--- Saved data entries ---

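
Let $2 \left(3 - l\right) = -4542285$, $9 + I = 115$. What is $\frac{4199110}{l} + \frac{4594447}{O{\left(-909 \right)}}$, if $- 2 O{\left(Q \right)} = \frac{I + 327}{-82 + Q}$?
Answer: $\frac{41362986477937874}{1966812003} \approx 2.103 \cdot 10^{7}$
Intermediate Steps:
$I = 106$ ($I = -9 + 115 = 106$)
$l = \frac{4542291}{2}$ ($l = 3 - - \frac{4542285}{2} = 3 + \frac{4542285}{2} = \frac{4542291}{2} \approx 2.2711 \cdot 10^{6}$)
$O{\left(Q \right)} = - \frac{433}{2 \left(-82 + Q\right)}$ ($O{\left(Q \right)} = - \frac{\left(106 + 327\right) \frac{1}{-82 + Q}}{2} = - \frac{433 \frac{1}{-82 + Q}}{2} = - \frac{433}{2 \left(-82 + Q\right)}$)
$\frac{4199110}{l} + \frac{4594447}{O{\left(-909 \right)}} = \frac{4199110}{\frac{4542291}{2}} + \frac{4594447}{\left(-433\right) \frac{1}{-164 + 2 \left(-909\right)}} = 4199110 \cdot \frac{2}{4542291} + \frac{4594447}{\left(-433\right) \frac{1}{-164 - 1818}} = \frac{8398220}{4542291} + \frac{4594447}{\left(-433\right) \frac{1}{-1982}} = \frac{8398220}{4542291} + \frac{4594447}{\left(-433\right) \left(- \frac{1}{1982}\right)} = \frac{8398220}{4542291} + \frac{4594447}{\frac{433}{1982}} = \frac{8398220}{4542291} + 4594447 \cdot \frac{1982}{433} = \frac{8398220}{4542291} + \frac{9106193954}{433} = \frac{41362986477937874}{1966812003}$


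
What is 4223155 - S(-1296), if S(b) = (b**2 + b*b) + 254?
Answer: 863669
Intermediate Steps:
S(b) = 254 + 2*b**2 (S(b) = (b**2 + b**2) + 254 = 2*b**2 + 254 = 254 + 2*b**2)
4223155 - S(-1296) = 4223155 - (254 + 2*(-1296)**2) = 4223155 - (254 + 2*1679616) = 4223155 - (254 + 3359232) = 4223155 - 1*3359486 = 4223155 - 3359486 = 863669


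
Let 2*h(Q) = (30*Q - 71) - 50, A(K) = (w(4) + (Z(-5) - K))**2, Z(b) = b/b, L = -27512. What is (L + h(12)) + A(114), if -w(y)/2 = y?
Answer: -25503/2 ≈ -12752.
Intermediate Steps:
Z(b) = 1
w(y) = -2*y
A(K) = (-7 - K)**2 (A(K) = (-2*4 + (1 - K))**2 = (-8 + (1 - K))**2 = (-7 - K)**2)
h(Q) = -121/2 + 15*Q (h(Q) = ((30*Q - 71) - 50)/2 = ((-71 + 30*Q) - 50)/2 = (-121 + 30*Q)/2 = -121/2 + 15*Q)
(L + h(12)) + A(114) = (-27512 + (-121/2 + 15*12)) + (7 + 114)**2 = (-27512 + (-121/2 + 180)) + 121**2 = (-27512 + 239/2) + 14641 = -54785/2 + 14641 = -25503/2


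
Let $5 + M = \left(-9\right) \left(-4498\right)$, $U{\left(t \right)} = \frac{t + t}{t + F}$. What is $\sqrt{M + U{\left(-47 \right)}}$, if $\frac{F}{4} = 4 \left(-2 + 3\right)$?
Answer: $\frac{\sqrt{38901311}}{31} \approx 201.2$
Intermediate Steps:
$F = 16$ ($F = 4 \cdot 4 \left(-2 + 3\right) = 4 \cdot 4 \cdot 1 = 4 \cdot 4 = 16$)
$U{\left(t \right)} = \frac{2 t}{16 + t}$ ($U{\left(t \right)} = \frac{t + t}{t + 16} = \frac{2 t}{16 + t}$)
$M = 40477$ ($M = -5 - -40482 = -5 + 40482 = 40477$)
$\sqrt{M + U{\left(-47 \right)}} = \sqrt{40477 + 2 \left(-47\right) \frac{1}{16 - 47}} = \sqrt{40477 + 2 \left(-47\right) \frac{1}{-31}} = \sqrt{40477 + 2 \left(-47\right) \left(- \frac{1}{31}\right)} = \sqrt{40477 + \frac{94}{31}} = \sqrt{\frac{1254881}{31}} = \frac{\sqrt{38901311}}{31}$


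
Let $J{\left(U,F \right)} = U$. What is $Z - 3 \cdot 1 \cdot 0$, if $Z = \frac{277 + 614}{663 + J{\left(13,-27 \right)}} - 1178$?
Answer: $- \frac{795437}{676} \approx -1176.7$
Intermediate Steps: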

--- PROBLEM STATEMENT ---
Among the lines above, find those with the word "Answer". Copy them.

--- SOLUTION BELOW ---
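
Answer: $\frac{41362986477937874}{1966812003} \approx 2.103 \cdot 10^{7}$
Answer: 863669
Answer: -25503/2 ≈ -12752.
Answer: $\frac{\sqrt{38901311}}{31} \approx 201.2$
Answer: $- \frac{795437}{676} \approx -1176.7$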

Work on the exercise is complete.